# [ABOUT THIS EXERCISE]
Copy out the data in full, keeping each line exactly as it reads.

# [PROVIDED ENTRIES]
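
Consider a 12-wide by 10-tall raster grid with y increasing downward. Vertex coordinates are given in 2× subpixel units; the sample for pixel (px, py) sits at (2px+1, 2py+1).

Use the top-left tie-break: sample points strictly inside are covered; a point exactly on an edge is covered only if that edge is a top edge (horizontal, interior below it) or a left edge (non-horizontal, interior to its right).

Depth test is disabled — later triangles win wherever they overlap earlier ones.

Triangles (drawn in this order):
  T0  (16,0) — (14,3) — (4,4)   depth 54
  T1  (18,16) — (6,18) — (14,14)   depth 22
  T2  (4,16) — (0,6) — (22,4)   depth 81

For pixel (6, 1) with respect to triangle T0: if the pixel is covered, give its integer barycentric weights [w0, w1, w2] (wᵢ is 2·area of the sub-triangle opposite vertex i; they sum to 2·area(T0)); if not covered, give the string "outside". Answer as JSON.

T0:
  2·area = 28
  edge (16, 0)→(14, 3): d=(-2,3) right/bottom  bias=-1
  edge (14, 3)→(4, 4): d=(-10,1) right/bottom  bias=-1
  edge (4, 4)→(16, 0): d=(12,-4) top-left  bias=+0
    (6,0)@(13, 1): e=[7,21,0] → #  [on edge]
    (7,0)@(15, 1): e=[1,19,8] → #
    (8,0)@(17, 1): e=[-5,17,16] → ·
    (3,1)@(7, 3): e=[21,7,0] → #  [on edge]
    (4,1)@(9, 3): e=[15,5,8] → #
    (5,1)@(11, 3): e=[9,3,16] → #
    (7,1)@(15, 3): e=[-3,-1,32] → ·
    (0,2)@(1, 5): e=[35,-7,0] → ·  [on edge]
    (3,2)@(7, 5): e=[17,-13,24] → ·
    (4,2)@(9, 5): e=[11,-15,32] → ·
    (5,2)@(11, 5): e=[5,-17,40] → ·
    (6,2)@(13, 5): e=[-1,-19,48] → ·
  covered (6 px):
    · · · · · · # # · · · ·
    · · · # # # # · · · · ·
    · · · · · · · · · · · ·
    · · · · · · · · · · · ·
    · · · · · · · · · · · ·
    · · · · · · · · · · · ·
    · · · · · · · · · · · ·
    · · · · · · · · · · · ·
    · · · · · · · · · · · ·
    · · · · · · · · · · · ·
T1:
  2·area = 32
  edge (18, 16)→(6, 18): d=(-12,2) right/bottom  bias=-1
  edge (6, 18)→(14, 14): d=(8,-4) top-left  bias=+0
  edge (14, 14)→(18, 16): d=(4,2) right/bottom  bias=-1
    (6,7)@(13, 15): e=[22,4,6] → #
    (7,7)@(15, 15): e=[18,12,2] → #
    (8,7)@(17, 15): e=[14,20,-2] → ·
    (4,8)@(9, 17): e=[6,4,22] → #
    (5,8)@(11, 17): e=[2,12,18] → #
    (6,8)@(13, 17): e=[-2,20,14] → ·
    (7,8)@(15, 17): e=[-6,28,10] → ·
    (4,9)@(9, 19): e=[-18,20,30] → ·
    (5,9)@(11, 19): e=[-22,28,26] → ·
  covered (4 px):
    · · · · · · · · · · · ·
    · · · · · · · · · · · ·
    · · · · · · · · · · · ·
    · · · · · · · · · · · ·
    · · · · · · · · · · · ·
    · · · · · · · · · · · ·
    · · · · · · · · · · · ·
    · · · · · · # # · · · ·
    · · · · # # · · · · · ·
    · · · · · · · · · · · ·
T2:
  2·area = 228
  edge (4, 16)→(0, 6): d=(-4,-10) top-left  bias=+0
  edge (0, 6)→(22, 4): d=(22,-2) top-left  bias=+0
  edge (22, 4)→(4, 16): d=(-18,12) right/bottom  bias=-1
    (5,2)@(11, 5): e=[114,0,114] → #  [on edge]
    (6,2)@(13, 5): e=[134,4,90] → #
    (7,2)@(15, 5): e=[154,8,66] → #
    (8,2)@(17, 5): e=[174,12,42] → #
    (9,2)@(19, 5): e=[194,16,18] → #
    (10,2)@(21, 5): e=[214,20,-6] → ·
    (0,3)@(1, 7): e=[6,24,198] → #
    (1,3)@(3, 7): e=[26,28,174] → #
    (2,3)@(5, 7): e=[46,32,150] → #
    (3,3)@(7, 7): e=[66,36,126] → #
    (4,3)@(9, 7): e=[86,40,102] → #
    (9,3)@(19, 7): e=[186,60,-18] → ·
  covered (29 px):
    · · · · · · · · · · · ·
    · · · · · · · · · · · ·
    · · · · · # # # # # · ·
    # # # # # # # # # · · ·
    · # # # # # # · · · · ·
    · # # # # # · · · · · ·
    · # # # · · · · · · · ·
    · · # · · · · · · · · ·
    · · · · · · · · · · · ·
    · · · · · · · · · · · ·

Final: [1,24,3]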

# [ANSWER SECTION]
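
Consider a 12-wide by 10-tall raster grid with y increasing downward. Vertex coordinates are given in 2× subpixel units; the sample for pixel (px, py) sits at (2px+1, 2py+1).

Use the top-left tie-break: sample points strictly inside are covered; a point exactly on an edge is covered only if that edge is a top edge (horizontal, interior below it) or a left edge (non-horizontal, interior to its right).

Depth test is disabled — later triangles win wherever they overlap earlier ones.

Triangles (drawn in this order):
  T0  (16,0) — (14,3) — (4,4)   depth 54
  T1  (18,16) — (6,18) — (14,14)   depth 22
  T2  (4,16) — (0,6) — (22,4)   depth 81

For pixel (6, 1) with respect to triangle T0: if the pixel is covered, give its integer barycentric weights [w0, w1, w2] (wᵢ is 2·area of the sub-triangle opposite vertex i; they sum to 2·area(T0)); if not covered, give the string "outside". Answer as JSON.

T0:
  2·area = 28
  edge (16, 0)→(14, 3): d=(-2,3) right/bottom  bias=-1
  edge (14, 3)→(4, 4): d=(-10,1) right/bottom  bias=-1
  edge (4, 4)→(16, 0): d=(12,-4) top-left  bias=+0
    (6,0)@(13, 1): e=[7,21,0] → #  [on edge]
    (7,0)@(15, 1): e=[1,19,8] → #
    (8,0)@(17, 1): e=[-5,17,16] → ·
    (3,1)@(7, 3): e=[21,7,0] → #  [on edge]
    (4,1)@(9, 3): e=[15,5,8] → #
    (5,1)@(11, 3): e=[9,3,16] → #
    (7,1)@(15, 3): e=[-3,-1,32] → ·
    (0,2)@(1, 5): e=[35,-7,0] → ·  [on edge]
    (3,2)@(7, 5): e=[17,-13,24] → ·
    (4,2)@(9, 5): e=[11,-15,32] → ·
    (5,2)@(11, 5): e=[5,-17,40] → ·
    (6,2)@(13, 5): e=[-1,-19,48] → ·
  covered (6 px):
    · · · · · · # # · · · ·
    · · · # # # # · · · · ·
    · · · · · · · · · · · ·
    · · · · · · · · · · · ·
    · · · · · · · · · · · ·
    · · · · · · · · · · · ·
    · · · · · · · · · · · ·
    · · · · · · · · · · · ·
    · · · · · · · · · · · ·
    · · · · · · · · · · · ·
T1:
  2·area = 32
  edge (18, 16)→(6, 18): d=(-12,2) right/bottom  bias=-1
  edge (6, 18)→(14, 14): d=(8,-4) top-left  bias=+0
  edge (14, 14)→(18, 16): d=(4,2) right/bottom  bias=-1
    (6,7)@(13, 15): e=[22,4,6] → #
    (7,7)@(15, 15): e=[18,12,2] → #
    (8,7)@(17, 15): e=[14,20,-2] → ·
    (4,8)@(9, 17): e=[6,4,22] → #
    (5,8)@(11, 17): e=[2,12,18] → #
    (6,8)@(13, 17): e=[-2,20,14] → ·
    (7,8)@(15, 17): e=[-6,28,10] → ·
    (4,9)@(9, 19): e=[-18,20,30] → ·
    (5,9)@(11, 19): e=[-22,28,26] → ·
  covered (4 px):
    · · · · · · · · · · · ·
    · · · · · · · · · · · ·
    · · · · · · · · · · · ·
    · · · · · · · · · · · ·
    · · · · · · · · · · · ·
    · · · · · · · · · · · ·
    · · · · · · · · · · · ·
    · · · · · · # # · · · ·
    · · · · # # · · · · · ·
    · · · · · · · · · · · ·
T2:
  2·area = 228
  edge (4, 16)→(0, 6): d=(-4,-10) top-left  bias=+0
  edge (0, 6)→(22, 4): d=(22,-2) top-left  bias=+0
  edge (22, 4)→(4, 16): d=(-18,12) right/bottom  bias=-1
    (5,2)@(11, 5): e=[114,0,114] → #  [on edge]
    (6,2)@(13, 5): e=[134,4,90] → #
    (7,2)@(15, 5): e=[154,8,66] → #
    (8,2)@(17, 5): e=[174,12,42] → #
    (9,2)@(19, 5): e=[194,16,18] → #
    (10,2)@(21, 5): e=[214,20,-6] → ·
    (0,3)@(1, 7): e=[6,24,198] → #
    (1,3)@(3, 7): e=[26,28,174] → #
    (2,3)@(5, 7): e=[46,32,150] → #
    (3,3)@(7, 7): e=[66,36,126] → #
    (4,3)@(9, 7): e=[86,40,102] → #
    (9,3)@(19, 7): e=[186,60,-18] → ·
  covered (29 px):
    · · · · · · · · · · · ·
    · · · · · · · · · · · ·
    · · · · · # # # # # · ·
    # # # # # # # # # · · ·
    · # # # # # # · · · · ·
    · # # # # # · · · · · ·
    · # # # · · · · · · · ·
    · · # · · · · · · · · ·
    · · · · · · · · · · · ·
    · · · · · · · · · · · ·

Final: [1,24,3]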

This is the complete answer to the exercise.